:: Exercise ::
Your response should consist of the records, reproduced exactly.
- Opening Delimiter -
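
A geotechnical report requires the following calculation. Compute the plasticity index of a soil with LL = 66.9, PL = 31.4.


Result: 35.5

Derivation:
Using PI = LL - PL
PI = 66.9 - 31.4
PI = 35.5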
- Closing Delimiter -
:: Exercise answer ::
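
A geotechnical report requires the following calculation. Compute the plasticity index of a soil with LL = 66.9, PL = 31.4.


Result: 35.5

Derivation:
Using PI = LL - PL
PI = 66.9 - 31.4
PI = 35.5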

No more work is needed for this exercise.